** Records shown follows **

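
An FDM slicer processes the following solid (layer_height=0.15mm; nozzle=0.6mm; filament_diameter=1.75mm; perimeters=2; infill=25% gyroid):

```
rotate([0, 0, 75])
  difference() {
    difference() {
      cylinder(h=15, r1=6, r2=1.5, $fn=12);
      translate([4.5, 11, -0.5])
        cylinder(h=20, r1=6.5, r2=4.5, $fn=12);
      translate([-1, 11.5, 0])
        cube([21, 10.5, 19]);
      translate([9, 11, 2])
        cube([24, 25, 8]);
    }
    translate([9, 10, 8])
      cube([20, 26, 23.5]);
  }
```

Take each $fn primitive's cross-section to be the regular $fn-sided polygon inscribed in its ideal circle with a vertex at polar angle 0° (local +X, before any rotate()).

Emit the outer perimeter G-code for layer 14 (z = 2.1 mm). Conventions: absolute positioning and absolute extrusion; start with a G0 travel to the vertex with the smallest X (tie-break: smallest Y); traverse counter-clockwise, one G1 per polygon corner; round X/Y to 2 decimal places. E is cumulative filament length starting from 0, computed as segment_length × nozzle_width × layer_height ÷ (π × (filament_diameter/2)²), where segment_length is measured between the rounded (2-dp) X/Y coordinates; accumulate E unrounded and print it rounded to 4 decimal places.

G0 X-5.19 Y-1.39 Z2.10
G1 X-3.80 Y-3.80 E0.1041
G1 X-1.39 Y-5.19 E0.2082
G1 X1.39 Y-5.19 E0.3122
G1 X3.80 Y-3.80 E0.4163
G1 X5.19 Y-1.39 E0.5204
G1 X5.19 Y1.39 E0.6244
G1 X3.80 Y3.80 E0.7285
G1 X1.39 Y5.19 E0.8326
G1 X-1.39 Y5.19 E0.9367
G1 X-3.80 Y3.80 E1.0408
G1 X-5.19 Y1.39 E1.1449
G1 X-5.19 Y-1.39 E1.2489

At z = 2.1 mm: the cone (r1=6→r2=1.5) has section circumradius 5.370 here — a regular 12-gon; the cone at (4.5, 11) contributes a regular 12-gon of circumradius 6.240 (interpolated between r1=6.5 and r2=4.5 at t=0.130); the cube at (-1, 11.5) is present — its section is the full 21×10.5 rectangle; the cube at (9, 11) is present — its section is the full 24×25 rectangle; Taking the first minus the rest: starting from the cone, the cone at (4.5, 11) misses the remaining region (no effect); the 21×10.5 cube at (-1, 11.5) misses the remaining region (no effect); the 24×25 cube at (9, 11) misses the remaining region (no effect) — 1 connected region; the cube at (9, 10) does not reach this height (z outside [8, 31.5]); Taking the first minus the rest: none of the subtracted shapes is present at this height, so that combined region is unchanged — 1 connected region; (whole slice rotated 75° about Z — lengths, areas and connectivity unchanged). The outline is a single polygon with 12 vertices. Extrusion per mm of travel: 0.6 × 0.15 / (π × 0.875²) = 0.037418. Accumulating E over each segment gives final E = 1.2489.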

** End of Records shown **

Task to carry out :: The word "cylinder" may appear on some lines of these records; state how many such lines there are, and nothing else.

Response below :: 2